● **Exercise requirements**
In your answer, print each of the records below exactly.

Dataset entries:
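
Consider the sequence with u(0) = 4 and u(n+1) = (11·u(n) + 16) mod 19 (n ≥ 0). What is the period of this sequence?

3

Listing terms: u(0) = 4; u(1) = 3; u(2) = 11; u(3) = 4.
Since u(3) = u(0) = 4, the sequence is periodic with period 3.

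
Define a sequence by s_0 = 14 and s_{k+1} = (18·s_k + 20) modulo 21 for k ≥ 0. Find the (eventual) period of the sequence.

3

Computing terms: s_0 = 14, s_1 = 20, s_2 = 2, s_3 = 14.
The sequence repeats with period 3.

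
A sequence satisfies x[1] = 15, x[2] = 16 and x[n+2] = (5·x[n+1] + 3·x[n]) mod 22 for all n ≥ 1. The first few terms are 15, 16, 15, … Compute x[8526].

We have x[1] = 15,  x[2] = 16,  x[3] = 15,  x[4] = 13,  x[5] = 0,  x[6] = 17,  x[7] = 19,  x[8] = 14,  x[9] = 17,  x[10] = 17,  x[11] = 4,  x[12] = 5,  x[13] = 15,  x[14] = 2,  x[15] = 11,  x[16] = 17,  x[17] = 8,  x[18] = 3,  x[19] = 17,  x[20] = 6,  x[21] = 15,  x[22] = 5,  x[23] = 4,  x[24] = 13,  x[25] = 11,  x[26] = 6,  x[27] = 19,  x[28] = 3,  x[29] = 6,  x[30] = 17,  x[31] = 15,  x[32] = 16.
Since (x[31], x[32]) = (x[1], x[2]) = (15, 16) (two consecutive terms determine the rest), the sequence is periodic with period 30.
(8526 - 1) mod 30 = 5, so x[8526] = x[6] = 17.

17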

● **Output for this exercise**
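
Consider the sequence with u(0) = 4 and u(n+1) = (11·u(n) + 16) mod 19 (n ≥ 0). What is the period of this sequence?

3

Listing terms: u(0) = 4; u(1) = 3; u(2) = 11; u(3) = 4.
Since u(3) = u(0) = 4, the sequence is periodic with period 3.

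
Define a sequence by s_0 = 14 and s_{k+1} = (18·s_k + 20) modulo 21 for k ≥ 0. Find the (eventual) period of the sequence.

3

Computing terms: s_0 = 14, s_1 = 20, s_2 = 2, s_3 = 14.
The sequence repeats with period 3.

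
A sequence satisfies x[1] = 15, x[2] = 16 and x[n+2] = (5·x[n+1] + 3·x[n]) mod 22 for all n ≥ 1. The first few terms are 15, 16, 15, … Compute x[8526].

We have x[1] = 15,  x[2] = 16,  x[3] = 15,  x[4] = 13,  x[5] = 0,  x[6] = 17,  x[7] = 19,  x[8] = 14,  x[9] = 17,  x[10] = 17,  x[11] = 4,  x[12] = 5,  x[13] = 15,  x[14] = 2,  x[15] = 11,  x[16] = 17,  x[17] = 8,  x[18] = 3,  x[19] = 17,  x[20] = 6,  x[21] = 15,  x[22] = 5,  x[23] = 4,  x[24] = 13,  x[25] = 11,  x[26] = 6,  x[27] = 19,  x[28] = 3,  x[29] = 6,  x[30] = 17,  x[31] = 15,  x[32] = 16.
Since (x[31], x[32]) = (x[1], x[2]) = (15, 16) (two consecutive terms determine the rest), the sequence is periodic with period 30.
(8526 - 1) mod 30 = 5, so x[8526] = x[6] = 17.

17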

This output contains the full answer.